§ What needs to be done
Below are records; copy exactly the line containing "A wall 2641" and every line after it, through the last.

§ Recorded data
* * * *

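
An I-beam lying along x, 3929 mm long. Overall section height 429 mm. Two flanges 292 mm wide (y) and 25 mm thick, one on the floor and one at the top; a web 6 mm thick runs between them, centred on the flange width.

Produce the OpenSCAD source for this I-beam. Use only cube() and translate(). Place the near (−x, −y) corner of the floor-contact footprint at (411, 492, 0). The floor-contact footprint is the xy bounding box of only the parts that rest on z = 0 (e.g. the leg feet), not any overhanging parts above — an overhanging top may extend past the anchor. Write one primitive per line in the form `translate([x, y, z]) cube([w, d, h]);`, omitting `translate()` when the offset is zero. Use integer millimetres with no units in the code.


translate([411, 492, 0]) cube([3929, 292, 25]);
translate([411, 635, 25]) cube([3929, 6, 379]);
translate([411, 492, 404]) cube([3929, 292, 25]);


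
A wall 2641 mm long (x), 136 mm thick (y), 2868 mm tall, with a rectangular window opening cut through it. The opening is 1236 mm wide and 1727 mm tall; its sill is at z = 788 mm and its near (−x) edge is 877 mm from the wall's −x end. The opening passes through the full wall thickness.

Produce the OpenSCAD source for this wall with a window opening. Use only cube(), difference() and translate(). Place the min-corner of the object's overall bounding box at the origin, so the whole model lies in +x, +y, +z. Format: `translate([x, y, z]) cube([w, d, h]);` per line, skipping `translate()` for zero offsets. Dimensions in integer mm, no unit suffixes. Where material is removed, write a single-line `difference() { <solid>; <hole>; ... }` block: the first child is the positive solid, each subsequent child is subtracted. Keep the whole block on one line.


difference() { cube([2641, 136, 2868]); translate([877, 0, 788]) cube([1236, 136, 1727]); }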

* * * *

§ Output below
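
A wall 2641 mm long (x), 136 mm thick (y), 2868 mm tall, with a rectangular window opening cut through it. The opening is 1236 mm wide and 1727 mm tall; its sill is at z = 788 mm and its near (−x) edge is 877 mm from the wall's −x end. The opening passes through the full wall thickness.

Produce the OpenSCAD source for this wall with a window opening. Use only cube(), difference() and translate(). Place the min-corner of the object's overall bounding box at the origin, so the whole model lies in +x, +y, +z. Format: `translate([x, y, z]) cube([w, d, h]);` per line, skipping `translate()` for zero offsets. Dimensions in integer mm, no unit suffixes. Where material is removed, write a single-line `difference() { <solid>; <hole>; ... }` block: the first child is the positive solid, each subsequent child is subtracted. Keep the whole block on one line.


difference() { cube([2641, 136, 2868]); translate([877, 0, 788]) cube([1236, 136, 1727]); }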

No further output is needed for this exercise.